▸ **PROMPT**
Would you write out all of the records that follow, exactly as they stand?

▸ **RECORDS PROVIDED**
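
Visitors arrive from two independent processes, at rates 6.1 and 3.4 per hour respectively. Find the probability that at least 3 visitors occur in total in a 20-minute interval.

0.6131

Independent Poisson processes superpose: combined rate λ = 6.1 + 3.4 = 9.5 per hour.
Over the interval, μ = 9.5 × 1/3 ≈ 3.16667 (a 20-minute interval = 1/3 hours).
P(N ≥ 3) = 1 − P(N ≤ 2) ≈ 0.6131.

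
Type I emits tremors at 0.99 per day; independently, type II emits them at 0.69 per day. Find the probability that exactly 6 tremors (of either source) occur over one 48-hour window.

0.0694

Independent Poisson processes superpose: combined rate λ = 0.99 + 0.69 = 1.68 per day.
Over the interval, μ = 1.68 × 2 = 3.36 (a 48-hour window = 2 days).
P(N = 6) = e^(−3.36) · 3.36^6/6! ≈ 0.0694.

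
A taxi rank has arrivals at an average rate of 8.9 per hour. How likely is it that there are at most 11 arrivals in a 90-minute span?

Over the interval, μ = 8.9 × 1.5 = 13.35 (a 90-minute span = 1.5 hours).
P(N ≤ 11) = Σ_{j=0}^{11} e^(−μ) μ^j/j! ≈ 0.3186.

0.3186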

▸ **WRITTEN ANSWER**
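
Visitors arrive from two independent processes, at rates 6.1 and 3.4 per hour respectively. Find the probability that at least 3 visitors occur in total in a 20-minute interval.

0.6131

Independent Poisson processes superpose: combined rate λ = 6.1 + 3.4 = 9.5 per hour.
Over the interval, μ = 9.5 × 1/3 ≈ 3.16667 (a 20-minute interval = 1/3 hours).
P(N ≥ 3) = 1 − P(N ≤ 2) ≈ 0.6131.

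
Type I emits tremors at 0.99 per day; independently, type II emits them at 0.69 per day. Find the probability that exactly 6 tremors (of either source) occur over one 48-hour window.

0.0694

Independent Poisson processes superpose: combined rate λ = 0.99 + 0.69 = 1.68 per day.
Over the interval, μ = 1.68 × 2 = 3.36 (a 48-hour window = 2 days).
P(N = 6) = e^(−3.36) · 3.36^6/6! ≈ 0.0694.

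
A taxi rank has arrivals at an average rate of 8.9 per hour. How likely is it that there are at most 11 arrivals in a 90-minute span?

Over the interval, μ = 8.9 × 1.5 = 13.35 (a 90-minute span = 1.5 hours).
P(N ≤ 11) = Σ_{j=0}^{11} e^(−μ) μ^j/j! ≈ 0.3186.

0.3186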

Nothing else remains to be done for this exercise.